### Exercise brief
Scan the material below and copy every line holding the word "compared".

### Records to process
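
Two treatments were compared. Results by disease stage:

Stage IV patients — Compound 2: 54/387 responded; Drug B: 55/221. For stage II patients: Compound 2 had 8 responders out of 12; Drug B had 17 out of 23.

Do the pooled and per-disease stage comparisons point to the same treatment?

Yes

Stage IV: Compound 2 54/387 = 14.0%, Drug B 55/221 = 24.9% → Drug B
Stage II: Compound 2 8/12 = 66.7%, Drug B 17/23 = 73.9% → Drug B
Overall: Compound 2 62/399 = 15.5%, Drug B 72/244 = 29.5% → Drug B
Drug B wins overall and in every disease group — no reversal.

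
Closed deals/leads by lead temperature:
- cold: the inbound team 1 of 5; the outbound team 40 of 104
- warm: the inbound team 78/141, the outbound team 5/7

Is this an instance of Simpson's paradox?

Yes

Cold: the inbound team 1/5 = 20.0%, the outbound team 40/104 = 38.5% → the outbound team
Warm: the inbound team 78/141 = 55.3%, the outbound team 5/7 = 71.4% → the outbound team
Overall: the inbound team 79/146 = 54.1%, the outbound team 45/111 = 40.5% → the inbound team
The outbound team wins each lead group but the inbound team wins overall — the comparison reverses. The outbound team's leads skew toward cold, which has a lower base rate.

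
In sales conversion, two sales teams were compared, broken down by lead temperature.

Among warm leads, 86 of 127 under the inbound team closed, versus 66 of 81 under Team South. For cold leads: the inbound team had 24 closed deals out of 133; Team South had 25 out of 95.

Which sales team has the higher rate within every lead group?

Warm: the inbound team 86/127 = 67.7%, Team South 66/81 = 81.5% → Team South
Cold: the inbound team 24/133 = 18.0%, Team South 25/95 = 26.3% → Team South
Team South has the higher rate in both groups.

Team South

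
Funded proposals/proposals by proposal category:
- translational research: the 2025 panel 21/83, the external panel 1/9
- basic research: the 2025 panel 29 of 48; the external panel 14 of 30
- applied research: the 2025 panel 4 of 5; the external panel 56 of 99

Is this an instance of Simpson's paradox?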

### Exercise answer
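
Two treatments were compared. Results by disease stage:
In sales conversion, two sales teams were compared, broken down by lead temperature.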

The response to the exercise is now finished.